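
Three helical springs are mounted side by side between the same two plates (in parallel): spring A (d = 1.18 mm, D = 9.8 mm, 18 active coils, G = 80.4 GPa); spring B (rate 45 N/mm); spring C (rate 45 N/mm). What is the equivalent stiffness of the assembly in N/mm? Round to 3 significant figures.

91.2 N/mm

k_A = Gd⁴/(8D³N_a) = (80.4×10³)(1.18⁴)/(8·9.8³·18) = 1.1501 N/mm
Parallel: k_eq = 1.1501 + 45 + 45 = 91.15 N/mm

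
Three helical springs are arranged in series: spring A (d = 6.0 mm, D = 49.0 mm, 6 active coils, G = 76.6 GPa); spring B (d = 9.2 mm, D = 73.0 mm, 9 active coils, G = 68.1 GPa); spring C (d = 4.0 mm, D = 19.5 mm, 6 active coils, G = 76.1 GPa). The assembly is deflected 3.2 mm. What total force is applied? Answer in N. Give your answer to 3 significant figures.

k_A = Gd⁴/(8D³N_a) = (76.6×10³)(6.0⁴)/(8·49.0³·6) = 17.579 N/mm
k_B = Gd⁴/(8D³N_a) = (68.1×10³)(9.2⁴)/(8·73.0³·9) = 17.418 N/mm
k_C = Gd⁴/(8D³N_a) = (76.1×10³)(4.0⁴)/(8·19.5³·6) = 54.737 N/mm
Series: 1/k_eq = 1/17.579 + 1/17.418 + 1/54.737 = 0.13257; k_eq = 7.5434 N/mm
F = k_eq·δ = 7.5434·3.2 = 24.139 N

24.1 N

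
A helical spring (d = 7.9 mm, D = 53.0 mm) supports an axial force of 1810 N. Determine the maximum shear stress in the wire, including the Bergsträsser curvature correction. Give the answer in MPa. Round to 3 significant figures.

Spring index C = D/d = 53.0/7.9 = 6.7089
K_B = (4C+2)/(4C−3) = 28.835/23.835 = 1.2098
τ₀ = 8FD/(πd³) = 8·1810·53.0/(π·7.9³) = 767440/1548.9 = 495.47 MPa
τ_max = K·τ₀ = 1.2098 × 495.47 = 599.4 MPa

599 MPa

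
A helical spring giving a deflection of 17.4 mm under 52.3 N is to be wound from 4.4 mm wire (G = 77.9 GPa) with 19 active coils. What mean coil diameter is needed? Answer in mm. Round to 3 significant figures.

40.0 mm

Required rate k = F/δ = 52.3/17.4 = 3.0057 N/mm
D = (Gd⁴/(8N_a·k))^(1/3) = (77.9×10³·4.4⁴/(8·19·3.0057))^(1/3)
  = (63907.5)^(1/3) = 39.9807 mm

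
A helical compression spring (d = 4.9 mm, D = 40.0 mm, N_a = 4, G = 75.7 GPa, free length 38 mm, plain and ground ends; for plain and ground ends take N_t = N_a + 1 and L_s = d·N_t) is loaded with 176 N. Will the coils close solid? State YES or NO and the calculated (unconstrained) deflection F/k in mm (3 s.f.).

k = Gd⁴/(8D³N_a) = (75.7×10³)(4.9⁴)/(8·40.0³·4) = 21.308 N/mm
N_t = 5; L_s = 4.9·5 = 24.5 mm; δ_solid = L₀ − L_s = 38 − 24.5 = 13.5 mm
δ = F/k = 176/21.308 = 8.2597 mm
δ < δ_solid → spring does not go solid

NO, δ = 8.26 mm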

+-------+

- [TASK TO COMPLETE]
Output an exact copy of the lines beginning at the one that holds "A helical compression" and running through the final line of the records.

- [RESULT OF THIS TASK]
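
A helical compression spring (d = 4.9 mm, D = 40.0 mm, N_a = 4, G = 75.7 GPa, free length 38 mm, plain and ground ends; for plain and ground ends take N_t = N_a + 1 and L_s = d·N_t) is loaded with 176 N. Will the coils close solid? State YES or NO and the calculated (unconstrained) deflection F/k in mm (3 s.f.).

k = Gd⁴/(8D³N_a) = (75.7×10³)(4.9⁴)/(8·40.0³·4) = 21.308 N/mm
N_t = 5; L_s = 4.9·5 = 24.5 mm; δ_solid = L₀ − L_s = 38 − 24.5 = 13.5 mm
δ = F/k = 176/21.308 = 8.2597 mm
δ < δ_solid → spring does not go solid

NO, δ = 8.26 mm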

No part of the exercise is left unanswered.